**Task requirements:**
All lines from the one containing "J3: common-flow junction" down to the one containing "0: J1 ⇀ GY1", both ends included, are to be given again exactly; omit the rest of the listing below.

*** Opening of Supplied records ***

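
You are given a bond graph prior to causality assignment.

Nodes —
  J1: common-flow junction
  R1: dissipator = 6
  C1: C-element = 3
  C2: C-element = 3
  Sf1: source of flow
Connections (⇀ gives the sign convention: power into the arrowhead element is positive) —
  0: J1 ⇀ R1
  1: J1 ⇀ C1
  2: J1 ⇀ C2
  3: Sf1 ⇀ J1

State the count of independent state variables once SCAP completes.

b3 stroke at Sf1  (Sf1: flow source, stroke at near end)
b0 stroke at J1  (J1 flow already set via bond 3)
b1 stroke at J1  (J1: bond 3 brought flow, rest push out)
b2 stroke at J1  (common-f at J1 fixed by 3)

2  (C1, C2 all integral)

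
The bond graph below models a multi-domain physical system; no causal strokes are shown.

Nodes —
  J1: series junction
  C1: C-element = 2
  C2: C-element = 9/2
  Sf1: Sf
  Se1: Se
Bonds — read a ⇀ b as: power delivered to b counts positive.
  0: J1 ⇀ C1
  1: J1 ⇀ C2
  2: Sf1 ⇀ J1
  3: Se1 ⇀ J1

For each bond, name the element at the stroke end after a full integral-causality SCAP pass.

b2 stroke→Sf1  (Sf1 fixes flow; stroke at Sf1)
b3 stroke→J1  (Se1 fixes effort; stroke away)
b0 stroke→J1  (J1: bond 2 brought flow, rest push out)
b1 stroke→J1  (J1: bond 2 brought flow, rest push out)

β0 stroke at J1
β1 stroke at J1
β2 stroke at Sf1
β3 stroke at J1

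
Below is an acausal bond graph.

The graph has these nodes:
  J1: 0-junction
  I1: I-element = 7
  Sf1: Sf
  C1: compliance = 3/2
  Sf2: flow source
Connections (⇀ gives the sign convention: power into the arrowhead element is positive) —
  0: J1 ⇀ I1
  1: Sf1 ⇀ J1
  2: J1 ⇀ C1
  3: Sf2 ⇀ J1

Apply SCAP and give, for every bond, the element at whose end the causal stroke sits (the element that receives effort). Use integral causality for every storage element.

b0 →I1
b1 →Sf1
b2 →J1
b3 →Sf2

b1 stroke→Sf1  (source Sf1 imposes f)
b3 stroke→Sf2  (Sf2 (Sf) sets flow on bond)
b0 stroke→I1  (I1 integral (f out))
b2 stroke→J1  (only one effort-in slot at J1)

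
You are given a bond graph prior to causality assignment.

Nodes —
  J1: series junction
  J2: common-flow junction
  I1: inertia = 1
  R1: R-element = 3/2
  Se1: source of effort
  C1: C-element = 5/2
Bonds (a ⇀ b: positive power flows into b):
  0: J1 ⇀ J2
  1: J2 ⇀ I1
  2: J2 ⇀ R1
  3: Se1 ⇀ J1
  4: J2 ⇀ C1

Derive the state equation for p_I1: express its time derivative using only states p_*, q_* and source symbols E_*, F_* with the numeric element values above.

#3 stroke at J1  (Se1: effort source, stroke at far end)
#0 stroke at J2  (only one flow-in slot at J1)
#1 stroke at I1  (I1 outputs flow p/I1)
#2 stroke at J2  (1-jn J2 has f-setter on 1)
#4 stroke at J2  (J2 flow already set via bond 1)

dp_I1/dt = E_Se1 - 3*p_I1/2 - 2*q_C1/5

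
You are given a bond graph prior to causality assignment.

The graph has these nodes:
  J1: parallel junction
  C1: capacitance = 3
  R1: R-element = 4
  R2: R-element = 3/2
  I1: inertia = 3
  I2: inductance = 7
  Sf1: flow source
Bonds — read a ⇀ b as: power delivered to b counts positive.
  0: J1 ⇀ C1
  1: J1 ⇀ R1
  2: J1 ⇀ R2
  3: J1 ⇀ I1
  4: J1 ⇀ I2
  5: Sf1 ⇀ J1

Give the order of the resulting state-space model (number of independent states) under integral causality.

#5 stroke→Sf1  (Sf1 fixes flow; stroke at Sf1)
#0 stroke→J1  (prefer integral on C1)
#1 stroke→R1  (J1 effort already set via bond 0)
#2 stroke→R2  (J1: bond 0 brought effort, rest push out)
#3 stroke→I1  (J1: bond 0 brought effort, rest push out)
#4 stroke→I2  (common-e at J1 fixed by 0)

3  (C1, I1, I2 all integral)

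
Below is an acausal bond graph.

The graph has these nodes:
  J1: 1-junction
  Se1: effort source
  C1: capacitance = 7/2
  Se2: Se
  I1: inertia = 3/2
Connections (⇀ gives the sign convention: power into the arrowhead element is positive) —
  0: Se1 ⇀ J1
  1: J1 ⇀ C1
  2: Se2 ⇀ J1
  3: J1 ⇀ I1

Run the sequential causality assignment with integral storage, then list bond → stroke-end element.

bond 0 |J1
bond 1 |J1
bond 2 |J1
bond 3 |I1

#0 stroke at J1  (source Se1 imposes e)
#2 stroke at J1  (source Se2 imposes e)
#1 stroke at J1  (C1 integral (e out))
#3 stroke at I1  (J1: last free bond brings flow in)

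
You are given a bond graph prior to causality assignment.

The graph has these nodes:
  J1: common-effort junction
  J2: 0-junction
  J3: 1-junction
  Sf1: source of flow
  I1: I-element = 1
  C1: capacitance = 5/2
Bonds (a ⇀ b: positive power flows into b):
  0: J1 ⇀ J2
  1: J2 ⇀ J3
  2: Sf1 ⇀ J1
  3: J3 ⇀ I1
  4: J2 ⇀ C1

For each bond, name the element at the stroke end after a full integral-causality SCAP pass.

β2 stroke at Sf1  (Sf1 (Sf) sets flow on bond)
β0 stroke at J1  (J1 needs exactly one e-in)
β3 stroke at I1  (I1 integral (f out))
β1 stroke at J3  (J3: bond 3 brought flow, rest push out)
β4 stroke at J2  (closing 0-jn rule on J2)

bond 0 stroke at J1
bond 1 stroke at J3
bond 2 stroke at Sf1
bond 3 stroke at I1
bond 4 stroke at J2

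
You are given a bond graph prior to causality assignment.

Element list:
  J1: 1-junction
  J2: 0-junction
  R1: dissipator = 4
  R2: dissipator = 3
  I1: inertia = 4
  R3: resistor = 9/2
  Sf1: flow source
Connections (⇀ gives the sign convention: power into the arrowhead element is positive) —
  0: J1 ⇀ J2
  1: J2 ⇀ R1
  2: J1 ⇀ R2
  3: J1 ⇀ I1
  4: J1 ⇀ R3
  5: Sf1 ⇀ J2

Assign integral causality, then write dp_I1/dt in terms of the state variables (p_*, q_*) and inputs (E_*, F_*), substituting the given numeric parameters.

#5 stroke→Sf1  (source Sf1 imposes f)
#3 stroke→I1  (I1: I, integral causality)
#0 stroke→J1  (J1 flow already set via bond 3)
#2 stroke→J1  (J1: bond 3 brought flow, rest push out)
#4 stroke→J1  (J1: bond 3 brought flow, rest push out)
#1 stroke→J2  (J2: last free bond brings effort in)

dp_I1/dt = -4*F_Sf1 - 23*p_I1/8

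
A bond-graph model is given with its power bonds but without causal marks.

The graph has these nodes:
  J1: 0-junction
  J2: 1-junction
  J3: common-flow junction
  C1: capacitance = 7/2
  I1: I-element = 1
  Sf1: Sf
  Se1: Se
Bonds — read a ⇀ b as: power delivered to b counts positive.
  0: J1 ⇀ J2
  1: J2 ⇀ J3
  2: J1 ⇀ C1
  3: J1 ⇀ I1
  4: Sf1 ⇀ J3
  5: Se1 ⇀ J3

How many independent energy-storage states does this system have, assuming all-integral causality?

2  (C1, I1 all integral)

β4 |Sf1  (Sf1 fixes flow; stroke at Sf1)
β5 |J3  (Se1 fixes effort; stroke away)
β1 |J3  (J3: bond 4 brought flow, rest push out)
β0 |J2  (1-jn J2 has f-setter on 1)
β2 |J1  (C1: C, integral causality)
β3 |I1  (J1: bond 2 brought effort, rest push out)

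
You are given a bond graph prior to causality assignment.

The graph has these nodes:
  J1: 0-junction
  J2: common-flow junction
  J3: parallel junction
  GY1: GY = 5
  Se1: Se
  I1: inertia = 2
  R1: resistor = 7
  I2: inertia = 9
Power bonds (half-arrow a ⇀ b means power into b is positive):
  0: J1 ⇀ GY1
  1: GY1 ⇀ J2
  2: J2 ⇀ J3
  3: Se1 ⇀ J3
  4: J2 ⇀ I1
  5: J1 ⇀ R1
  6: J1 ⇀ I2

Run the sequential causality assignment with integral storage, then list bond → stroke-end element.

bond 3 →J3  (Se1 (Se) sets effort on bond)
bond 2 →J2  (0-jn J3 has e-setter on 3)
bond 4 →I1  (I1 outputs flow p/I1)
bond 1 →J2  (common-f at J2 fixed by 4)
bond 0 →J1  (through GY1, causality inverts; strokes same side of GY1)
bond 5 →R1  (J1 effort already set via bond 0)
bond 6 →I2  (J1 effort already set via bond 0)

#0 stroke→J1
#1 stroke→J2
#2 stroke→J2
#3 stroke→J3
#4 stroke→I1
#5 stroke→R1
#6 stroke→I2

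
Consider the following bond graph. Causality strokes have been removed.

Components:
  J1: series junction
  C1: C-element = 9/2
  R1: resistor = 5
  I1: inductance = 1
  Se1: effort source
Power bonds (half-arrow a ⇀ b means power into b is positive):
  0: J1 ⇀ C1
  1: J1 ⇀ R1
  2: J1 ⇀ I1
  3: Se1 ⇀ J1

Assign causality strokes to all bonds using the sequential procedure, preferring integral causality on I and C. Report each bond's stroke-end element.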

*** Close of Supplied records ***

**Solution to the problem:**
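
  J3: common-flow junction
  C1: capacitance = 7/2
  I1: I-element = 1
  Sf1: Sf
  Se1: Se
Bonds — read a ⇀ b as: power delivered to b counts positive.
  0: J1 ⇀ J2
  1: J2 ⇀ J3
  2: J1 ⇀ C1
  3: J1 ⇀ I1
  4: Sf1 ⇀ J3
  5: Se1 ⇀ J3

How many independent energy-storage states does this system have, assuming all-integral causality?

2  (C1, I1 all integral)

β4 |Sf1  (Sf1 fixes flow; stroke at Sf1)
β5 |J3  (Se1 fixes effort; stroke away)
β1 |J3  (J3: bond 4 brought flow, rest push out)
β0 |J2  (1-jn J2 has f-setter on 1)
β2 |J1  (C1: C, integral causality)
β3 |I1  (J1: bond 2 brought effort, rest push out)

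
You are given a bond graph prior to causality assignment.

The graph has these nodes:
  J1: 0-junction
  J2: common-flow junction
  J3: parallel junction
  GY1: GY = 5
  Se1: Se
  I1: inertia = 2
  R1: resistor = 7
  I2: inertia = 9
Power bonds (half-arrow a ⇀ b means power into b is positive):
  0: J1 ⇀ GY1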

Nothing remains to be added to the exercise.